* [ABOUT THIS EXERCISE]
Could you restate the data word for word?

[Stored data entries]
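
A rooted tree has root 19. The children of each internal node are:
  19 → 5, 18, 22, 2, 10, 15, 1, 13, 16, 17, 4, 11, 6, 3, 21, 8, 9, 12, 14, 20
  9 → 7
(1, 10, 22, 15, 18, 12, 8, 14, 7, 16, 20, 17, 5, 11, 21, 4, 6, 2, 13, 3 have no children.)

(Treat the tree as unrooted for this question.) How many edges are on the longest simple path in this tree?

Starting from 7, a farthest node is 21 at distance 3.
One longest path: 7 – 9 – 19 – 21.
So the diameter is 3.

3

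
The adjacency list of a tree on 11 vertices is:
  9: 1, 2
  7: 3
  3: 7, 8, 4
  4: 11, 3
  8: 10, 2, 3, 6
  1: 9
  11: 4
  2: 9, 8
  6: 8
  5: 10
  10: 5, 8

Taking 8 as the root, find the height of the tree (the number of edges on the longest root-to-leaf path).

3

A deepest node is 11, reached by 8 – 3 – 4 – 11.
That path has 3 edges, so the height is 3.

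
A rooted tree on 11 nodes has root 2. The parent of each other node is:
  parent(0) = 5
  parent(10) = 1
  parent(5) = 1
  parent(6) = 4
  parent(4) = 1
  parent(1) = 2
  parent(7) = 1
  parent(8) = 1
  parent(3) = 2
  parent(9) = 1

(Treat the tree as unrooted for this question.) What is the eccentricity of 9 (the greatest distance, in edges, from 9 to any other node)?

3

The node farthest from 9 is 6 (0, 3 also at distance 3), via 9–1–4–6 — 3 edges.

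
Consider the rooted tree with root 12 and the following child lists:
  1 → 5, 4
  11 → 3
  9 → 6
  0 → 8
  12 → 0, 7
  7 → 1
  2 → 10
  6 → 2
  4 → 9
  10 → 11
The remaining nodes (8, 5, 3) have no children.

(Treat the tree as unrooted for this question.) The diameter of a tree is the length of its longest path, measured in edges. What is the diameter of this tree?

11

Starting from 8, a farthest node is 3 at distance 11.
One longest path: 8 – 0 – 12 – 7 – 1 – 4 – 9 – 6 – 2 – 10 – 11 – 3.
So the diameter is 11.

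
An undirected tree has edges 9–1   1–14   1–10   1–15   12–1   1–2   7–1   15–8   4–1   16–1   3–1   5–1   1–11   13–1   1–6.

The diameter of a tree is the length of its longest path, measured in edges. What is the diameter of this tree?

3

BFS from 8 reaches 14 last, at distance 3; BFS from 14 confirms no node is farther.
Path: 8–15–1–14.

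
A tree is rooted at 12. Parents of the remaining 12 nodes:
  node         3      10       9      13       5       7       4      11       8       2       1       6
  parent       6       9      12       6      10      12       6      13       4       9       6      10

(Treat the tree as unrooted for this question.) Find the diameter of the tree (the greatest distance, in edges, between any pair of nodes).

6

A longest path is 8 – 4 – 6 – 10 – 9 – 12 – 7, with 6 edges.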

* [EXPECTED OUTPUT]
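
A rooted tree has root 19. The children of each internal node are:
  19 → 5, 18, 22, 2, 10, 15, 1, 13, 16, 17, 4, 11, 6, 3, 21, 8, 9, 12, 14, 20
  9 → 7
(1, 10, 22, 15, 18, 12, 8, 14, 7, 16, 20, 17, 5, 11, 21, 4, 6, 2, 13, 3 have no children.)

(Treat the tree as unrooted for this question.) How many edges are on the longest simple path in this tree?

Starting from 7, a farthest node is 21 at distance 3.
One longest path: 7 – 9 – 19 – 21.
So the diameter is 3.

3

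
The adjacency list of a tree on 11 vertices is:
  9: 1, 2
  7: 3
  3: 7, 8, 4
  4: 11, 3
  8: 10, 2, 3, 6
  1: 9
  11: 4
  2: 9, 8
  6: 8
  5: 10
  10: 5, 8

Taking 8 as the root, find the height of the tree (the number of edges on the longest root-to-leaf path).

3

A deepest node is 11, reached by 8 – 3 – 4 – 11.
That path has 3 edges, so the height is 3.

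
A rooted tree on 11 nodes has root 2. The parent of each other node is:
  parent(0) = 5
  parent(10) = 1
  parent(5) = 1
  parent(6) = 4
  parent(4) = 1
  parent(1) = 2
  parent(7) = 1
  parent(8) = 1
  parent(3) = 2
  parent(9) = 1

(Treat the tree as unrooted for this question.) What is the eccentricity of 9 (the greatest distance, in edges, from 9 to any other node)?

3

The node farthest from 9 is 6 (0, 3 also at distance 3), via 9–1–4–6 — 3 edges.

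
Consider the rooted tree with root 12 and the following child lists:
  1 → 5, 4
  11 → 3
  9 → 6
  0 → 8
  12 → 0, 7
  7 → 1
  2 → 10
  6 → 2
  4 → 9
  10 → 11
The remaining nodes (8, 5, 3) have no children.

(Treat the tree as unrooted for this question.) The diameter of a tree is the length of its longest path, measured in edges. What is the diameter of this tree?

11

Starting from 8, a farthest node is 3 at distance 11.
One longest path: 8 – 0 – 12 – 7 – 1 – 4 – 9 – 6 – 2 – 10 – 11 – 3.
So the diameter is 11.

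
An undirected tree has edges 9–1   1–14   1–10   1–15   12–1   1–2   7–1   15–8   4–1   16–1   3–1   5–1   1–11   13–1   1–6.

The diameter of a tree is the length of its longest path, measured in edges. What is the diameter of this tree?

3

BFS from 8 reaches 14 last, at distance 3; BFS from 14 confirms no node is farther.
Path: 8–15–1–14.

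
A tree is rooted at 12. Parents of the remaining 12 nodes:
  node         3      10       9      13       5       7       4      11       8       2       1       6
  parent       6       9      12       6      10      12       6      13       4       9       6      10

(Treat the tree as unrooted for this question.) Find the diameter of the tree (the greatest distance, in edges, between any pair of nodes).

6

A longest path is 8 – 4 – 6 – 10 – 9 – 12 – 7, with 6 edges.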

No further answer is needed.